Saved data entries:
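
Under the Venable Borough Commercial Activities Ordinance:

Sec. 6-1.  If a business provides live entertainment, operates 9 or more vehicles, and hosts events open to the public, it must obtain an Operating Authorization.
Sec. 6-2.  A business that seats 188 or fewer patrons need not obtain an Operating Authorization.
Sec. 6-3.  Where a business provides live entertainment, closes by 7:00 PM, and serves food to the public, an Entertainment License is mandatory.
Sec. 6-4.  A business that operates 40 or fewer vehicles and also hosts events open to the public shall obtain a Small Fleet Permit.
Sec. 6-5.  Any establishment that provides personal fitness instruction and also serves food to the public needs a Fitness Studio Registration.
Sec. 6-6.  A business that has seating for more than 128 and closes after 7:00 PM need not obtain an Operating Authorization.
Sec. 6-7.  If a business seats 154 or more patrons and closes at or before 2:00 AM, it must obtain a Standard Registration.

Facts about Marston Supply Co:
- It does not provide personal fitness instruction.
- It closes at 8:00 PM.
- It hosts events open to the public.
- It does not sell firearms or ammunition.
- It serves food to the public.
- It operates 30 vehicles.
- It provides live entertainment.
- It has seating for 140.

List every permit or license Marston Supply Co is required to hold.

Sec. 6-1. provides live entertainment; vehicles 30 ≥ 9; hosts events open to the public → Operating Authorization required.
Sec. 6-2. seating 140 ≤ 188 → exempt from Operating Authorization.
Sec. 6-3. provides live entertainment; closes 8:00 PM, after 7:00 PM; serves food to the public → Entertainment License not required.
Sec. 6-4. vehicles 30 ≤ 40; hosts events open to the public → Small Fleet Permit required.
Sec. 6-5. does not provide personal fitness instruction; serves food to the public → Fitness Studio Registration not required.
Sec. 6-6. seating 140 > 128; closes 8:00 PM, after 7:00 PM → exempt from Operating Authorization.
Sec. 6-7. seating 140 < 154; closes 8:00 PM, at/before 2:00 AM → Standard Registration not required.

Small Fleet Permit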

→ ACTION ITEM:
Go through the data above and copy all of it exactly.

→ EXERCISE ANSWER:
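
Under the Venable Borough Commercial Activities Ordinance:

Sec. 6-1.  If a business provides live entertainment, operates 9 or more vehicles, and hosts events open to the public, it must obtain an Operating Authorization.
Sec. 6-2.  A business that seats 188 or fewer patrons need not obtain an Operating Authorization.
Sec. 6-3.  Where a business provides live entertainment, closes by 7:00 PM, and serves food to the public, an Entertainment License is mandatory.
Sec. 6-4.  A business that operates 40 or fewer vehicles and also hosts events open to the public shall obtain a Small Fleet Permit.
Sec. 6-5.  Any establishment that provides personal fitness instruction and also serves food to the public needs a Fitness Studio Registration.
Sec. 6-6.  A business that has seating for more than 128 and closes after 7:00 PM need not obtain an Operating Authorization.
Sec. 6-7.  If a business seats 154 or more patrons and closes at or before 2:00 AM, it must obtain a Standard Registration.

Facts about Marston Supply Co:
- It does not provide personal fitness instruction.
- It closes at 8:00 PM.
- It hosts events open to the public.
- It does not sell firearms or ammunition.
- It serves food to the public.
- It operates 30 vehicles.
- It provides live entertainment.
- It has seating for 140.

List every permit or license Marston Supply Co is required to hold.

Sec. 6-1. provides live entertainment; vehicles 30 ≥ 9; hosts events open to the public → Operating Authorization required.
Sec. 6-2. seating 140 ≤ 188 → exempt from Operating Authorization.
Sec. 6-3. provides live entertainment; closes 8:00 PM, after 7:00 PM; serves food to the public → Entertainment License not required.
Sec. 6-4. vehicles 30 ≤ 40; hosts events open to the public → Small Fleet Permit required.
Sec. 6-5. does not provide personal fitness instruction; serves food to the public → Fitness Studio Registration not required.
Sec. 6-6. seating 140 > 128; closes 8:00 PM, after 7:00 PM → exempt from Operating Authorization.
Sec. 6-7. seating 140 < 154; closes 8:00 PM, at/before 2:00 AM → Standard Registration not required.

Small Fleet Permit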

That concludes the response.